Collected data entries

* * *

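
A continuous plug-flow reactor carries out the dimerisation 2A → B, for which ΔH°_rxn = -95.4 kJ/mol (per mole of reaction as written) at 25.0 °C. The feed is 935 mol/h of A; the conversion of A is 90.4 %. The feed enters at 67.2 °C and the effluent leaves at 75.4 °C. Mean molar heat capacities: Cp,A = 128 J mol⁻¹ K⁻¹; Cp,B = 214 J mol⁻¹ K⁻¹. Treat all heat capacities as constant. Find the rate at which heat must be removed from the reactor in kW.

Extent of reaction ξ = 0.904 × 935 / 2 = 422.62 mol/h
Reaction term: ξ·ΔH°_rxn = 422.62 × -95.4 = -40318 kJ/h
Sensible, feed 67.2→25 °C: -5050.5 kJ/h
Outlet flows (mol/h): A 89.76, B 422.62
Sensible, products 25→75.4 °C: 5137.3 kJ/h
Q = ΔH = -40231 kJ/h = -11.175 kW
Heat removed = 11.175 kW

Q_out = 11.2 kW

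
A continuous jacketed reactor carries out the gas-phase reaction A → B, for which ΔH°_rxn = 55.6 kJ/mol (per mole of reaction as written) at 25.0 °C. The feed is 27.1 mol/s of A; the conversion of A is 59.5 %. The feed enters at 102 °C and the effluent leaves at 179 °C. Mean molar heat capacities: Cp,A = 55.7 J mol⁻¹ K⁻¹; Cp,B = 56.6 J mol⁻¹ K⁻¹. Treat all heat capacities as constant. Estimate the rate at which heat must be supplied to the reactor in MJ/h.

Extent of reaction ξ = 0.595 × 27.1 = 16.125 mol/s
Reaction term: ξ·ΔH°_rxn = 16.125 × 55.6 = 896.52 kJ/s
Sensible, feed 102→25 °C: -116.23 kJ/s
Outlet flows (mol/s): A 10.976, B 16.125
Sensible, products 25→179 °C: 234.69 kJ/s
Q = ΔH = 1015 kJ/s = 1015 kW
Heat supplied = 3654 MJ/h

Q_in = 3650 MJ/h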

* * *

**Brief:** Give back, word for word, the lines from the one with "A continuous jacketed" through the last line of the entries, both included, and no other line.

**Solution to this problem:**
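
A continuous jacketed reactor carries out the gas-phase reaction A → B, for which ΔH°_rxn = 55.6 kJ/mol (per mole of reaction as written) at 25.0 °C. The feed is 27.1 mol/s of A; the conversion of A is 59.5 %. The feed enters at 102 °C and the effluent leaves at 179 °C. Mean molar heat capacities: Cp,A = 55.7 J mol⁻¹ K⁻¹; Cp,B = 56.6 J mol⁻¹ K⁻¹. Treat all heat capacities as constant. Estimate the rate at which heat must be supplied to the reactor in MJ/h.

Extent of reaction ξ = 0.595 × 27.1 = 16.125 mol/s
Reaction term: ξ·ΔH°_rxn = 16.125 × 55.6 = 896.52 kJ/s
Sensible, feed 102→25 °C: -116.23 kJ/s
Outlet flows (mol/s): A 10.976, B 16.125
Sensible, products 25→179 °C: 234.69 kJ/s
Q = ΔH = 1015 kJ/s = 1015 kW
Heat supplied = 3654 MJ/h

Q_in = 3650 MJ/h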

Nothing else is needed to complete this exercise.